* _Prompt_:
Please output exactly the part of the records below that opens with the line containing "Gauss code: U1- O2- U3- U4- O8- O9+" and closes with the line containing "Conventions: crossing signs: +1", both lines included, and nothing else.

#####

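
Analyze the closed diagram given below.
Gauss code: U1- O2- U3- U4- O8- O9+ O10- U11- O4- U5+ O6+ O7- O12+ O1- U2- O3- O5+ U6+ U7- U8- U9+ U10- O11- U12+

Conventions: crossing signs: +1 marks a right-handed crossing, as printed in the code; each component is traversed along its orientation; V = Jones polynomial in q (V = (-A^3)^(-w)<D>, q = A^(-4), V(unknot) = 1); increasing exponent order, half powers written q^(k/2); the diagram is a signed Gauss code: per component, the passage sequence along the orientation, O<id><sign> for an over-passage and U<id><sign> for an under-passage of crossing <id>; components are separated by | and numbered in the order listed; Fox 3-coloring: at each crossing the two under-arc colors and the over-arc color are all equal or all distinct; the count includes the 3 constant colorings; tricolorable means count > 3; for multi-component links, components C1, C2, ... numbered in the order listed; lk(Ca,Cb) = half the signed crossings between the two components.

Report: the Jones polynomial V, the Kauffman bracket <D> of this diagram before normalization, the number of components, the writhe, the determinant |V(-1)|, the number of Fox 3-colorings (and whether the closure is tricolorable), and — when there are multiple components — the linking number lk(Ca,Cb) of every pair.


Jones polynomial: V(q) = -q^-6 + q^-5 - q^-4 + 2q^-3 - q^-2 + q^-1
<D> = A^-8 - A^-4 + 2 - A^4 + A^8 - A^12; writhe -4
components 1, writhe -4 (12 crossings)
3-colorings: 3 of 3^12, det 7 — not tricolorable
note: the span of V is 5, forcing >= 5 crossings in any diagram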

#####

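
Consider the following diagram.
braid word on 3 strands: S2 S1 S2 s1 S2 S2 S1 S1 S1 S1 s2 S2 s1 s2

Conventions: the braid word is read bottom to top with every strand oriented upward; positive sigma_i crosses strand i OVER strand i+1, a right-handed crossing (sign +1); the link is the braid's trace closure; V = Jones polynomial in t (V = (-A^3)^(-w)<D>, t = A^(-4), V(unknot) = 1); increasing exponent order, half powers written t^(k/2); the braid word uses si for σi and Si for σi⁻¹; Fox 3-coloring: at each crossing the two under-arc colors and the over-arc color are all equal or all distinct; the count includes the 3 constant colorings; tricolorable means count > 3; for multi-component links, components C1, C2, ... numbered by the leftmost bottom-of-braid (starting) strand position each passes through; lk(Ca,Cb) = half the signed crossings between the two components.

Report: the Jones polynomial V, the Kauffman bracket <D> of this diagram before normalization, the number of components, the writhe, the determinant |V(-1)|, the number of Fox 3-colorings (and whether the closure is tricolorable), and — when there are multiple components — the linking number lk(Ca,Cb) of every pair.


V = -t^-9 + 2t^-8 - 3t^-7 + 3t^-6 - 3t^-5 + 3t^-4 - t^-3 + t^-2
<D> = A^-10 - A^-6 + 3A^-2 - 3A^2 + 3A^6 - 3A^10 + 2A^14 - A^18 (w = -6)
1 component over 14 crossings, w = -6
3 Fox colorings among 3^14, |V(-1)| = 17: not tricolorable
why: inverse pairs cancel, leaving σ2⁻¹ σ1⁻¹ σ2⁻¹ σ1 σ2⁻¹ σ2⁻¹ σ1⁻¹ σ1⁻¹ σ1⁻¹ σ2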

#####

* _Task response_:
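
Gauss code: U1- O2- U3- U4- O8- O9+ O10- U11- O4- U5+ O6+ O7- O12+ O1- U2- O3- O5+ U6+ U7- U8- U9+ U10- O11- U12+

Conventions: crossing signs: +1 marks a right-handed crossing, as printed in the code; each component is traversed along its orientation; V = Jones polynomial in q (V = (-A^3)^(-w)<D>, q = A^(-4), V(unknot) = 1); increasing exponent order, half powers written q^(k/2); the diagram is a signed Gauss code: per component, the passage sequence along the orientation, O<id><sign> for an over-passage and U<id><sign> for an under-passage of crossing <id>; components are separated by | and numbered in the order listed; Fox 3-coloring: at each crossing the two under-arc colors and the over-arc color are all equal or all distinct; the count includes the 3 constant colorings; tricolorable means count > 3; for multi-component links, components C1, C2, ... numbered in the order listed; lk(Ca,Cb) = half the signed crossings between the two components.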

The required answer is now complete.